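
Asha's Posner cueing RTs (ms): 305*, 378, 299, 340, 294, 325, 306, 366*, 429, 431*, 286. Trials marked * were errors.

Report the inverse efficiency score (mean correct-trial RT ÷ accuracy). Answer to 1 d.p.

456.7 ms

Correct trials (n=8): 378, 299, 340, 294, 325, 306, 429, 286
Mean correct RT = 2657/8 = 332.1250 ms
Proportion correct = 8/11
IES = 332.1250 / (8/11) = 456.672 ms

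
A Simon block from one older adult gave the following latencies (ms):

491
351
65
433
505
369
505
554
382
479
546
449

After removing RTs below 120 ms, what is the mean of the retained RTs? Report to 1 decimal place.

460.4 ms

Excluded: 65
Retained (n=11): Σ = 5064
Mean = 5064/11 = 460.3636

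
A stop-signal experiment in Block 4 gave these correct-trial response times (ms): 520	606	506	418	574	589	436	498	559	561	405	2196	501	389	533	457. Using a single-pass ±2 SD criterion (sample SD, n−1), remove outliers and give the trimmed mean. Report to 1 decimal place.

503.5 ms

n = 16, ΣRT = 9748, M = 609.250
Σ(x−M)² = 2752827.00; s = √(2752827.00/15) = 428.394
Cutoffs: 609.250 ± 2·428.394 → [-247.5, 1466.0]
Outside: 2196 → excluded.
Retained (n=15): Σ = 7552, mean = 7552/15 = 503.467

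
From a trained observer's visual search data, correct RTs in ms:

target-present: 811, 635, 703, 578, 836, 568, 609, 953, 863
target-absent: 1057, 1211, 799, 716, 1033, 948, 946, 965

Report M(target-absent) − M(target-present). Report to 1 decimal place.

M(target-present) = 6556/9 = 728.444
M(target-absent) = 7675/8 = 959.375
Difference = 959.375 − 728.444 = 230.931 ms

230.9 ms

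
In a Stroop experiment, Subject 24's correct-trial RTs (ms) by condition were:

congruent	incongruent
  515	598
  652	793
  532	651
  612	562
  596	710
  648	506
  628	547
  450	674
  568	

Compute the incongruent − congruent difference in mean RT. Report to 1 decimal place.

M(congruent) = 5201/9 = 577.889
M(incongruent) = 5041/8 = 630.125
Difference = 630.125 − 577.889 = 52.236 ms

52.2 ms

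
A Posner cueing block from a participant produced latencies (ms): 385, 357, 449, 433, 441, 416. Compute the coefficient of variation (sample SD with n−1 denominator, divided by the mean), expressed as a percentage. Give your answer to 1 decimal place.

8.7%

n = 6, Σ = 2481, M = 413.5000
Σ(x−M)² = 6407.500; s = √(6407.500/5) = 35.7980
CV = 35.7980 / 413.5000 = 0.08657 = 8.657%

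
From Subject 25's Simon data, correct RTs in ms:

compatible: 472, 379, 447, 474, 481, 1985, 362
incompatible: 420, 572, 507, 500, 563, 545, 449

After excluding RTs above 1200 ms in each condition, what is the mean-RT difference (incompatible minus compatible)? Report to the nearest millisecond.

compatible: exclude 1985
M(compatible) = 2615/6 = 435.833
M(incompatible) = 3556/7 = 508.000
Difference = 508.000 − 435.833 = 72.167 ms

72 ms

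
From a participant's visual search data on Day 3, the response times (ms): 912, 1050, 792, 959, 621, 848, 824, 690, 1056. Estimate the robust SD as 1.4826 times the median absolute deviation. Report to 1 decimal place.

164.6 ms

Sorted: 621, 690, 792, 824, 848, 912, 959, 1050, 1056 → median = 848
|x − 848| sorted: 0, 24, 56, 64, 111, 158, 202, 208, 227 → MAD = 111
Robust SD ≈ 1.4826 × 111 = 164.569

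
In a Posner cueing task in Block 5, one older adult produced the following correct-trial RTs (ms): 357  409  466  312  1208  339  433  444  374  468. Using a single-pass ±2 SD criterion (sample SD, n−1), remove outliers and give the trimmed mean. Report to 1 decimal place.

400.2 ms

n = 10, ΣRT = 4810, M = 481.000
Σ(x−M)² = 613330.00; s = √(613330.00/9) = 261.051
Cutoffs: 481.000 ± 2·261.051 → [-41.1, 1003.1]
Outside: 1208 → excluded.
Retained (n=9): Σ = 3602, mean = 3602/9 = 400.222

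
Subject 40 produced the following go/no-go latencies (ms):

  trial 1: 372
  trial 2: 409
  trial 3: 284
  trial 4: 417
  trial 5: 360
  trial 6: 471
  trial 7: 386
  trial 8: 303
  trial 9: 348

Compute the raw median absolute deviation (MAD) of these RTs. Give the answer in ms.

Sorted: 284, 303, 348, 360, 372, 386, 409, 417, 471 → median = 372
|x − 372|: 0, 37, 88, 45, 12, 99, 14, 69, 24
Sorted deviations: 0, 12, 14, 24, 37, 45, 69, 88, 99 → MAD = 37

37 ms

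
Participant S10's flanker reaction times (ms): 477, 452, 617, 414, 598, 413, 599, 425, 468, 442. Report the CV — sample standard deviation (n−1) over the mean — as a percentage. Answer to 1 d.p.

16.6%

n = 10, Σ = 4905, M = 490.5000
Σ(x−M)² = 60002.500; s = √(60002.500/9) = 81.6514
CV = 81.6514 / 490.5000 = 0.16647 = 16.647%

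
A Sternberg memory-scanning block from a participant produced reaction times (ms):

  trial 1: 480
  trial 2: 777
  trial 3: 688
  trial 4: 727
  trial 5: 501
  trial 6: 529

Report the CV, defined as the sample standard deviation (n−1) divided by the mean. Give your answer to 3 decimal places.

0.208

n = 6, Σ = 3702, M = 617.0000
Σ(x−M)² = 82710.000; s = √(82710.000/5) = 128.6157
CV = 128.6157 / 617.0000 = 0.20845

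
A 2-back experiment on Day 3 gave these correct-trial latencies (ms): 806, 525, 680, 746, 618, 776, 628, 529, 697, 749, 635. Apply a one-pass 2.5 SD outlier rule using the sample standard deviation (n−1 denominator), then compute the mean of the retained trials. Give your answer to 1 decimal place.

n = 11, ΣRT = 7389, M = 671.727
Σ(x−M)² = 89144.18; s = √(89144.18/10) = 94.416
Cutoffs: 671.727 ± 2.5·94.416 → [435.7, 907.8]
No RTs fall outside the cutoffs; all 11 retained. Mean = 7389/11 = 671.727

671.7 ms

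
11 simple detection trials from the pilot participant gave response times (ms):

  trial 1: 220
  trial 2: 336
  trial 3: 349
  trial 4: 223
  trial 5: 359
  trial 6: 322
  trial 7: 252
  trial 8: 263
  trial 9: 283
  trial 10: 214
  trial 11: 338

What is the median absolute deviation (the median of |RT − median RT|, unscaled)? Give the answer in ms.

Sorted: 214, 220, 223, 252, 263, 283, 322, 336, 338, 349, 359 → median = 283
|x − 283|: 63, 53, 66, 60, 76, 39, 31, 20, 0, 69, 55
Sorted deviations: 0, 20, 31, 39, 53, 55, 60, 63, 66, 69, 76 → MAD = 55

55 ms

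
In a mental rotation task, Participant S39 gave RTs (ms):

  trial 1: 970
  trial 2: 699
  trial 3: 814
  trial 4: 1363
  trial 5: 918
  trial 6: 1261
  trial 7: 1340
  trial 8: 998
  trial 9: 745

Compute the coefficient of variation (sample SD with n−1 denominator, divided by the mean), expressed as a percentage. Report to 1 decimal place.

25.0%

n = 9, Σ = 9108, M = 1012.0000
Σ(x−M)² = 512044.000; s = √(512044.000/8) = 252.9931
CV = 252.9931 / 1012.0000 = 0.24999 = 24.999%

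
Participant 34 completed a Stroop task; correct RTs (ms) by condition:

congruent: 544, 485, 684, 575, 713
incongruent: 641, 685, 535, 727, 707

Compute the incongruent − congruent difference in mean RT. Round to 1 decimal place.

58.8 ms

M(congruent) = 3001/5 = 600.200
M(incongruent) = 3295/5 = 659.000
Difference = 659.000 − 600.200 = 58.800 ms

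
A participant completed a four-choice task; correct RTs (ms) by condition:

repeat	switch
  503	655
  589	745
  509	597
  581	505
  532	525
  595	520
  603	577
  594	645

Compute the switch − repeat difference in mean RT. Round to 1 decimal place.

32.9 ms

M(repeat) = 4506/8 = 563.250
M(switch) = 4769/8 = 596.125
Difference = 596.125 − 563.250 = 32.875 ms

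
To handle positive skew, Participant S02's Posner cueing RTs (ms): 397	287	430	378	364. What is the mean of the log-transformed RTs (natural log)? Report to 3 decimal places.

5.908

ln(RT): 5.9839, 5.6595, 6.0638, 5.9349, 5.8972
Σ ln(RT) = 29.5393
Mean = 29.5393/5 = 5.90785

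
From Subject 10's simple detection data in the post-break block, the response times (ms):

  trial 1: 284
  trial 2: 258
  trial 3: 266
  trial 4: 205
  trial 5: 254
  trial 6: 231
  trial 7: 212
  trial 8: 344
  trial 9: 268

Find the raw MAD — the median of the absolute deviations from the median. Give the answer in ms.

Sorted: 205, 212, 231, 254, 258, 266, 268, 284, 344 → median = 258
|x − 258|: 26, 0, 8, 53, 4, 27, 46, 86, 10
Sorted deviations: 0, 4, 8, 10, 26, 27, 46, 53, 86 → MAD = 26

26 ms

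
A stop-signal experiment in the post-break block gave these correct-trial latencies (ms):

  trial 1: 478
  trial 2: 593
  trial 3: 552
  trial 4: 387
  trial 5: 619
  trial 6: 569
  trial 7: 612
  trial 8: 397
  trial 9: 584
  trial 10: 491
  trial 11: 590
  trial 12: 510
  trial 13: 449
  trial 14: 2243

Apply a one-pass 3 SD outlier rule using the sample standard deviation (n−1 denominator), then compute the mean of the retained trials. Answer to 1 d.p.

525.5 ms

n = 14, ΣRT = 9074, M = 648.143
Σ(x−M)² = 2815419.71; s = √(2815419.71/13) = 465.372
Cutoffs: 648.143 ± 3·465.372 → [-748.0, 2044.3]
Outside: 2243 → excluded.
Retained (n=13): Σ = 6831, mean = 6831/13 = 525.462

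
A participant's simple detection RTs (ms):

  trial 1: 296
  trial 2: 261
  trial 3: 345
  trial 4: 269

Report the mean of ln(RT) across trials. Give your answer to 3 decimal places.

ln(RT): 5.6904, 5.5645, 5.8435, 5.5947
Σ ln(RT) = 22.6931
Mean = 22.6931/4 = 5.67328

5.673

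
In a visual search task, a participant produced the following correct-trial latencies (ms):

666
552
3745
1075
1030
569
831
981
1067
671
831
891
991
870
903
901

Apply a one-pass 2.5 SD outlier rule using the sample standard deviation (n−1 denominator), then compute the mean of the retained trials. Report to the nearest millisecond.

n = 16, ΣRT = 16574, M = 1035.875
Σ(x−M)² = 8237263.75; s = √(8237263.75/15) = 741.047
Cutoffs: 1035.875 ± 2.5·741.047 → [-816.7, 2888.5]
Outside: 3745 → excluded.
Retained (n=15): Σ = 12829, mean = 12829/15 = 855.267

855 ms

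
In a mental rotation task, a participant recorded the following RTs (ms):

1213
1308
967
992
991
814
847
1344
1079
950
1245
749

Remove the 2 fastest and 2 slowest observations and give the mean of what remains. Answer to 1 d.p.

1035.5 ms

Sorted: 749, 814, 847, 950, 967, 991, 992, 1079, 1213, 1245, 1308, 1344
Drop lowest 2 (749, 814) and highest 2 (1308, 1344)
Remaining (n=8): Σ = 8284, mean = 8284/8 = 1035.500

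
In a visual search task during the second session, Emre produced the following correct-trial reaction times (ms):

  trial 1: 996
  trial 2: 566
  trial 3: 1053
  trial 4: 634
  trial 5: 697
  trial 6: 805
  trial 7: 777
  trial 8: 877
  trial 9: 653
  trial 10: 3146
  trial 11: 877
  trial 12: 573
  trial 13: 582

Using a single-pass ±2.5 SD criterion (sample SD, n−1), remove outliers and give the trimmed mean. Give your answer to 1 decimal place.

757.5 ms

n = 13, ΣRT = 12236, M = 941.231
Σ(x−M)² = 5572836.31; s = √(5572836.31/12) = 681.471
Cutoffs: 941.231 ± 2.5·681.471 → [-762.4, 2644.9]
Outside: 3146 → excluded.
Retained (n=12): Σ = 9090, mean = 9090/12 = 757.500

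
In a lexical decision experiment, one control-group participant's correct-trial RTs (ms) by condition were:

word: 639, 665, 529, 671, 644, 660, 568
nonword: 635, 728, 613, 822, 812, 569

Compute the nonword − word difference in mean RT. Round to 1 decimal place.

M(word) = 4376/7 = 625.143
M(nonword) = 4179/6 = 696.500
Difference = 696.500 − 625.143 = 71.357 ms

71.4 ms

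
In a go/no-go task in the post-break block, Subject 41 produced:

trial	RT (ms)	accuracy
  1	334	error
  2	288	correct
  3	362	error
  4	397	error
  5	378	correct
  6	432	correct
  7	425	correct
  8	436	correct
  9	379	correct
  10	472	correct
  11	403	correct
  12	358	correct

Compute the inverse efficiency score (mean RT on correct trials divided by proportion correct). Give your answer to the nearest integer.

529 ms

Correct trials (n=9): 288, 378, 432, 425, 436, 379, 472, 403, 358
Mean correct RT = 3571/9 = 396.7778 ms
Proportion correct = 9/12
IES = 396.7778 / (9/12) = 529.037 ms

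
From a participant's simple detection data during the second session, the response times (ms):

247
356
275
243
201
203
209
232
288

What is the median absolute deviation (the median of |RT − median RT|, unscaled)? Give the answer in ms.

34 ms

Sorted: 201, 203, 209, 232, 243, 247, 275, 288, 356 → median = 243
|x − 243|: 4, 113, 32, 0, 42, 40, 34, 11, 45
Sorted deviations: 0, 4, 11, 32, 34, 40, 42, 45, 113 → MAD = 34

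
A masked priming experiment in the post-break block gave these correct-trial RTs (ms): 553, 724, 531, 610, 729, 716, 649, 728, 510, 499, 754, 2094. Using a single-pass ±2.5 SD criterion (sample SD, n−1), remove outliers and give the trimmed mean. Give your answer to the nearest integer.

n = 12, ΣRT = 9097, M = 758.083
Σ(x−M)² = 2045496.92; s = √(2045496.92/11) = 431.224
Cutoffs: 758.083 ± 2.5·431.224 → [-320.0, 1836.1]
Outside: 2094 → excluded.
Retained (n=11): Σ = 7003, mean = 7003/11 = 636.636

637 ms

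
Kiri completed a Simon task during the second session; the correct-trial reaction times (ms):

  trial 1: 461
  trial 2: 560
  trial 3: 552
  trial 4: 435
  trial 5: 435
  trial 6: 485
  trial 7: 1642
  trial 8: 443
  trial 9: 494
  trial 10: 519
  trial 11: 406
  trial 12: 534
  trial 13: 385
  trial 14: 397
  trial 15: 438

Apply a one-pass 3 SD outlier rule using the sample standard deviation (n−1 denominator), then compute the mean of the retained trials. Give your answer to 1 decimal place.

467.4 ms

n = 15, ΣRT = 8186, M = 545.733
Σ(x−M)² = 1330606.93; s = √(1330606.93/14) = 308.291
Cutoffs: 545.733 ± 3·308.291 → [-379.1, 1470.6]
Outside: 1642 → excluded.
Retained (n=14): Σ = 6544, mean = 6544/14 = 467.429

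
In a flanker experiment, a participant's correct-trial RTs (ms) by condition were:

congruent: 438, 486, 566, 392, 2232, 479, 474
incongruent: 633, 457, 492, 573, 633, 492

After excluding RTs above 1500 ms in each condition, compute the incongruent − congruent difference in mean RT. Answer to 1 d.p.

74.2 ms

congruent: exclude 2232
M(congruent) = 2835/6 = 472.500
M(incongruent) = 3280/6 = 546.667
Difference = 546.667 − 472.500 = 74.167 ms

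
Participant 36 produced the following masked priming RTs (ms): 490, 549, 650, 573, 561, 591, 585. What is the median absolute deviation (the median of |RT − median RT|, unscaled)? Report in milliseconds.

Sorted: 490, 549, 561, 573, 585, 591, 650 → median = 573
|x − 573|: 83, 24, 77, 0, 12, 18, 12
Sorted deviations: 0, 12, 12, 18, 24, 77, 83 → MAD = 18

18 ms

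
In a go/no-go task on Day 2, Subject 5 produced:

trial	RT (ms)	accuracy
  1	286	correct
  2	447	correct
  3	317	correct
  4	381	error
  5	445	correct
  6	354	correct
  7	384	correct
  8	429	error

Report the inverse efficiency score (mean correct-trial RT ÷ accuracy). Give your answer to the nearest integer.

Correct trials (n=6): 286, 447, 317, 445, 354, 384
Mean correct RT = 2233/6 = 372.1667 ms
Proportion correct = 6/8
IES = 372.1667 / (6/8) = 496.222 ms

496 ms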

—————

# The problem
The reply should consist solely of the lines above from the one that has "trial 13: 582" through the one that has "In a go/no-go task in", reproduced exactly.

# Exercise answer
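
  trial 13: 582

Using a single-pass ±2.5 SD criterion (sample SD, n−1), remove outliers and give the trimmed mean. Give your answer to 1 decimal place.

757.5 ms

n = 13, ΣRT = 12236, M = 941.231
Σ(x−M)² = 5572836.31; s = √(5572836.31/12) = 681.471
Cutoffs: 941.231 ± 2.5·681.471 → [-762.4, 2644.9]
Outside: 3146 → excluded.
Retained (n=12): Σ = 9090, mean = 9090/12 = 757.500

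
In a lexical decision experiment, one control-group participant's correct-trial RTs (ms) by condition were:

word: 639, 665, 529, 671, 644, 660, 568
nonword: 635, 728, 613, 822, 812, 569

Compute the nonword − word difference in mean RT. Round to 1 decimal place.

M(word) = 4376/7 = 625.143
M(nonword) = 4179/6 = 696.500
Difference = 696.500 − 625.143 = 71.357 ms

71.4 ms

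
In a go/no-go task in the post-break block, Subject 41 produced: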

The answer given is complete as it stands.